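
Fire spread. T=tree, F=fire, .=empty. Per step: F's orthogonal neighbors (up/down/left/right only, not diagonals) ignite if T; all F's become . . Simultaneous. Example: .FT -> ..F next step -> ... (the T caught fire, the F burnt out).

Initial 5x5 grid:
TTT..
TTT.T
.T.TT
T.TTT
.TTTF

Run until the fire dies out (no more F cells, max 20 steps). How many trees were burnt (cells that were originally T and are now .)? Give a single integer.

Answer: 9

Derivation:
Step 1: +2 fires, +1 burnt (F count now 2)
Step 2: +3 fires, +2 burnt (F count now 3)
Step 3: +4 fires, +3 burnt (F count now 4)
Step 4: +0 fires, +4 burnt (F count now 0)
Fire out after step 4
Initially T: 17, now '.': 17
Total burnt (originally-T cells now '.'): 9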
──────────
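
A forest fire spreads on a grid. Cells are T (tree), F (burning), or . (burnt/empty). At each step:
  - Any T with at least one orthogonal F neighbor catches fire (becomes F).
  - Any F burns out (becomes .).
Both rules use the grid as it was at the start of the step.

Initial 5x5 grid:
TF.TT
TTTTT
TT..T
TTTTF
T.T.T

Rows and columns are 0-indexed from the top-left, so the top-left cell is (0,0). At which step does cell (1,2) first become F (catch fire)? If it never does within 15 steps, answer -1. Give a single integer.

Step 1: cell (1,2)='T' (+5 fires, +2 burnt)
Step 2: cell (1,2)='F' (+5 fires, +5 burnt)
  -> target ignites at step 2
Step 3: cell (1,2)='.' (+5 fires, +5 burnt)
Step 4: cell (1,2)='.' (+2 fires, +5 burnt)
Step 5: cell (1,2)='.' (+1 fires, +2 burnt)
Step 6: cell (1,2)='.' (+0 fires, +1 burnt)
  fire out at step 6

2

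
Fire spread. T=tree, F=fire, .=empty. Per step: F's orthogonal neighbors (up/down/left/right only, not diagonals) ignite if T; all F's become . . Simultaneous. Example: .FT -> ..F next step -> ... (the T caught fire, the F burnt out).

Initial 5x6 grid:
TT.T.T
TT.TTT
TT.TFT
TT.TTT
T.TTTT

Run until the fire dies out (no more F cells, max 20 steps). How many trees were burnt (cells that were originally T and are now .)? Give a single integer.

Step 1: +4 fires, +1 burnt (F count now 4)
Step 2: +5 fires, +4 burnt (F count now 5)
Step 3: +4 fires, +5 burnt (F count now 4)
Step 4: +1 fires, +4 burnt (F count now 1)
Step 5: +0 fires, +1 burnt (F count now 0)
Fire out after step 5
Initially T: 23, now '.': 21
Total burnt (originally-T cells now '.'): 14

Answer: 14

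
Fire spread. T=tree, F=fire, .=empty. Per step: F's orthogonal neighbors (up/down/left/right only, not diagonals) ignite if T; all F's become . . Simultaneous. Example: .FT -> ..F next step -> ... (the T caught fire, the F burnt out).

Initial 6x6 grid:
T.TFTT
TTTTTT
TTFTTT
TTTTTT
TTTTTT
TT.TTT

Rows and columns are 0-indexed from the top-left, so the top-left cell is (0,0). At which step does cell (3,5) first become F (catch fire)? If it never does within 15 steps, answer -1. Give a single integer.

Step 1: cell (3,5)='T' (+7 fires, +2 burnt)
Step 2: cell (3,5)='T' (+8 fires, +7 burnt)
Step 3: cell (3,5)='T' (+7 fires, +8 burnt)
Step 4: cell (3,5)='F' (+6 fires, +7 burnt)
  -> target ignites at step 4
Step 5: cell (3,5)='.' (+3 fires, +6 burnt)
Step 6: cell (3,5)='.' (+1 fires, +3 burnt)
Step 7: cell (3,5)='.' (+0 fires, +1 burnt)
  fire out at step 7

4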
──────────
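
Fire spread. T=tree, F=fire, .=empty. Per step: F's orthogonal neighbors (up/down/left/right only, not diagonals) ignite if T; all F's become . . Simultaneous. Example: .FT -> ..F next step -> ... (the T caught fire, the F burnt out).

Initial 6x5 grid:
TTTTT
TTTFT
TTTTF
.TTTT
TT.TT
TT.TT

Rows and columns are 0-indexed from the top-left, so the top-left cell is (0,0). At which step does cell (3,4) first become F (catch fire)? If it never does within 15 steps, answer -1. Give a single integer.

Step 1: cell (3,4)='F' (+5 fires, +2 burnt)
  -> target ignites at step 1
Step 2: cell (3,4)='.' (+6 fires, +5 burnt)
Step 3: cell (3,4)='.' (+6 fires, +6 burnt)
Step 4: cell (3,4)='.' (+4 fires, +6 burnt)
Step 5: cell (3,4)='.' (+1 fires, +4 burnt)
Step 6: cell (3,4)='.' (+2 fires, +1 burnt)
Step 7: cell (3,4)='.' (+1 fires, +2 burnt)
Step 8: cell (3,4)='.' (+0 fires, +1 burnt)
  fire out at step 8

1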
──────────
- What the exercise asks
All that is wanted is the stretch of lines above from the one containing "A forest fire" through the one containing "- Any F burns out (becomes .).", duplicated exactly.

- Result for this task
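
A forest fire spreads on a grid. Cells are T (tree), F (burning), or . (burnt/empty). At each step:
  - Any T with at least one orthogonal F neighbor catches fire (becomes F).
  - Any F burns out (becomes .).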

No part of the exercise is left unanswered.